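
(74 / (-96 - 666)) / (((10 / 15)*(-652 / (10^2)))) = 925 / 41402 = 0.02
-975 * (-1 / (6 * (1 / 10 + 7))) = 1625 / 71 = 22.89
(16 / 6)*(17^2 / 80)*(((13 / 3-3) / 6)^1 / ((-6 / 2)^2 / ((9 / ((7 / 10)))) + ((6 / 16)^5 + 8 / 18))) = 557056 / 299733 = 1.86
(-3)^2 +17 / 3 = 44 / 3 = 14.67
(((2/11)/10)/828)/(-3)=-1/136620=-0.00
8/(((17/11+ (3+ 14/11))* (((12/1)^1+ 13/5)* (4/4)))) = 55/584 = 0.09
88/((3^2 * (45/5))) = 88/81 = 1.09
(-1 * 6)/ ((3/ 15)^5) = -18750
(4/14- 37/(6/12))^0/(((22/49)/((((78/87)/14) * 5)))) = 455/638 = 0.71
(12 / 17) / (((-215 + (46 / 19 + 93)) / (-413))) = 23541 / 9656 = 2.44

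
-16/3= -5.33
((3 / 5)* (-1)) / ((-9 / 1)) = 1 / 15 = 0.07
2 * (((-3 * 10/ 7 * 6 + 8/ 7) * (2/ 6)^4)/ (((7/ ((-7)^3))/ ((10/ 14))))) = 1720/ 81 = 21.23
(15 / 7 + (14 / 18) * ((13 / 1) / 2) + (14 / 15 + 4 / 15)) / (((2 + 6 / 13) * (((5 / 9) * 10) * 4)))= 68783 / 448000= 0.15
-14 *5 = -70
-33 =-33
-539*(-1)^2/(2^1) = -539/2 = -269.50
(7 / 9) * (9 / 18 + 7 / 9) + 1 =323 / 162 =1.99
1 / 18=0.06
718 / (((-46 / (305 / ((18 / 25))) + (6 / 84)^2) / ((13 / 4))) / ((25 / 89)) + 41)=43592696875 / 2482394059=17.56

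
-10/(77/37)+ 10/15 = -956/231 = -4.14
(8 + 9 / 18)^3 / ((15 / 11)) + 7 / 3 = 54323 / 120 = 452.69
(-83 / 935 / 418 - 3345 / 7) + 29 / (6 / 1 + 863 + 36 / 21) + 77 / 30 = -2377441115803 / 5002428585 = -475.26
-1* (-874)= 874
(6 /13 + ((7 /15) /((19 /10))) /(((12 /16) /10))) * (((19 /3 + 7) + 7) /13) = 506666 /86697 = 5.84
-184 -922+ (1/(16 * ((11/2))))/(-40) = -3893121/3520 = -1106.00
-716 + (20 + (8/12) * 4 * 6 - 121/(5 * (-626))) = -2128279/3130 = -679.96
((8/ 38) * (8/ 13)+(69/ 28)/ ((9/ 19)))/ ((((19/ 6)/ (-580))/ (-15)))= 481227450/ 32851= 14648.79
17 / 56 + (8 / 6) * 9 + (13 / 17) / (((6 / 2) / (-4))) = 32227 / 2856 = 11.28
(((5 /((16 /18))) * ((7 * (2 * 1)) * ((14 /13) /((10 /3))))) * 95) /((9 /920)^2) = 984998000 /39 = 25256358.97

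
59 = 59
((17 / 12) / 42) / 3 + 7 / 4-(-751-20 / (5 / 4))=1162367 / 1512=768.76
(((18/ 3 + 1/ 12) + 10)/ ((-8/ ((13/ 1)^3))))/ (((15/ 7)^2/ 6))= -20777029/ 3600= -5771.40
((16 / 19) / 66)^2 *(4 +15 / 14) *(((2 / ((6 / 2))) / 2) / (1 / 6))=4544 / 2751903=0.00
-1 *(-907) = 907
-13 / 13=-1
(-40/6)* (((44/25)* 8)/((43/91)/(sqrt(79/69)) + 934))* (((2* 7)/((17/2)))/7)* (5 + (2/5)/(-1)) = -79149328434176/727635226460325 + 506874368* sqrt(5451)/727635226460325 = -0.11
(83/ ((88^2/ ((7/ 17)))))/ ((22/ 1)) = 0.00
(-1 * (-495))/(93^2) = 55/961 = 0.06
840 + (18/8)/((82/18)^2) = 5648889/6724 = 840.11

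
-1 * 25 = -25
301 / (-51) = -301 / 51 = -5.90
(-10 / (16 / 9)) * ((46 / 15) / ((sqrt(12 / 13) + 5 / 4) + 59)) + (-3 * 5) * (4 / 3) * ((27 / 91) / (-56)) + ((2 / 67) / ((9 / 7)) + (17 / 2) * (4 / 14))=552 * sqrt(39) / 754861 + 1317171813409 / 579900827142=2.28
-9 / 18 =-1 / 2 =-0.50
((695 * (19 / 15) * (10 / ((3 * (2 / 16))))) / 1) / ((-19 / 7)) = -77840 / 9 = -8648.89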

*TASK INSTRUCTIONS:* Output each line exactly, from the first line of the data down to the line that contains "(8 + 9 / 18)^3", both included.

*COMPLETED TASK:*
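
(74 / (-96 - 666)) / (((10 / 15)*(-652 / (10^2)))) = 925 / 41402 = 0.02
-975 * (-1 / (6 * (1 / 10 + 7))) = 1625 / 71 = 22.89
(16 / 6)*(17^2 / 80)*(((13 / 3-3) / 6)^1 / ((-6 / 2)^2 / ((9 / ((7 / 10)))) + ((6 / 16)^5 + 8 / 18))) = 557056 / 299733 = 1.86
(-3)^2 +17 / 3 = 44 / 3 = 14.67
(((2/11)/10)/828)/(-3)=-1/136620=-0.00
8/(((17/11+ (3+ 14/11))* (((12/1)^1+ 13/5)* (4/4)))) = 55/584 = 0.09
88/((3^2 * (45/5))) = 88/81 = 1.09
(-1 * 6)/ ((3/ 15)^5) = -18750
(4/14- 37/(6/12))^0/(((22/49)/((((78/87)/14) * 5)))) = 455/638 = 0.71
(12 / 17) / (((-215 + (46 / 19 + 93)) / (-413))) = 23541 / 9656 = 2.44

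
-16/3= -5.33
((3 / 5)* (-1)) / ((-9 / 1)) = 1 / 15 = 0.07
2 * (((-3 * 10/ 7 * 6 + 8/ 7) * (2/ 6)^4)/ (((7/ ((-7)^3))/ ((10/ 14))))) = 1720/ 81 = 21.23
(15 / 7 + (14 / 18) * ((13 / 1) / 2) + (14 / 15 + 4 / 15)) / (((2 + 6 / 13) * (((5 / 9) * 10) * 4)))= 68783 / 448000= 0.15
-14 *5 = -70
-33 =-33
-539*(-1)^2/(2^1) = -539/2 = -269.50
(7 / 9) * (9 / 18 + 7 / 9) + 1 =323 / 162 =1.99
1 / 18=0.06
718 / (((-46 / (305 / ((18 / 25))) + (6 / 84)^2) / ((13 / 4))) / ((25 / 89)) + 41)=43592696875 / 2482394059=17.56

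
-10/(77/37)+ 10/15 = -956/231 = -4.14
(8 + 9 / 18)^3 / ((15 / 11)) + 7 / 3 = 54323 / 120 = 452.69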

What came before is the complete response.